*Task item*:
Filter this material down to the lines that contain the string "actors", and return those lines.

= Beginning of Section =

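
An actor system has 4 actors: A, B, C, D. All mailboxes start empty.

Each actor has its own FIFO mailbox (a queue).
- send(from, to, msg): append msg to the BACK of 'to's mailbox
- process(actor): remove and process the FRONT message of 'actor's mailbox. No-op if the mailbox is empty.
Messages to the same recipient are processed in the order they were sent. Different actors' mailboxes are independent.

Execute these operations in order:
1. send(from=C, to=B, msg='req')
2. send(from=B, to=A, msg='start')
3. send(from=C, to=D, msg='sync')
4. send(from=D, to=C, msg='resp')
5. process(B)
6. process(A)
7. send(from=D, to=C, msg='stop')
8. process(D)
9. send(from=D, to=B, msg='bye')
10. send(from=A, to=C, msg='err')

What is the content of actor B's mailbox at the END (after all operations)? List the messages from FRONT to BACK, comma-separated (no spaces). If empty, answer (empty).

After 1 (send(from=C, to=B, msg='req')): A:[] B:[req] C:[] D:[]
After 2 (send(from=B, to=A, msg='start')): A:[start] B:[req] C:[] D:[]
After 3 (send(from=C, to=D, msg='sync')): A:[start] B:[req] C:[] D:[sync]
After 4 (send(from=D, to=C, msg='resp')): A:[start] B:[req] C:[resp] D:[sync]
After 5 (process(B)): A:[start] B:[] C:[resp] D:[sync]
After 6 (process(A)): A:[] B:[] C:[resp] D:[sync]
After 7 (send(from=D, to=C, msg='stop')): A:[] B:[] C:[resp,stop] D:[sync]
After 8 (process(D)): A:[] B:[] C:[resp,stop] D:[]
After 9 (send(from=D, to=B, msg='bye')): A:[] B:[bye] C:[resp,stop] D:[]
After 10 (send(from=A, to=C, msg='err')): A:[] B:[bye] C:[resp,stop,err] D:[]

Answer: bye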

= End of Section =

*Response to this task*:
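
An actor system has 4 actors: A, B, C, D. All mailboxes start empty.
Messages to the same recipient are processed in the order they were sent. Different actors' mailboxes are independent.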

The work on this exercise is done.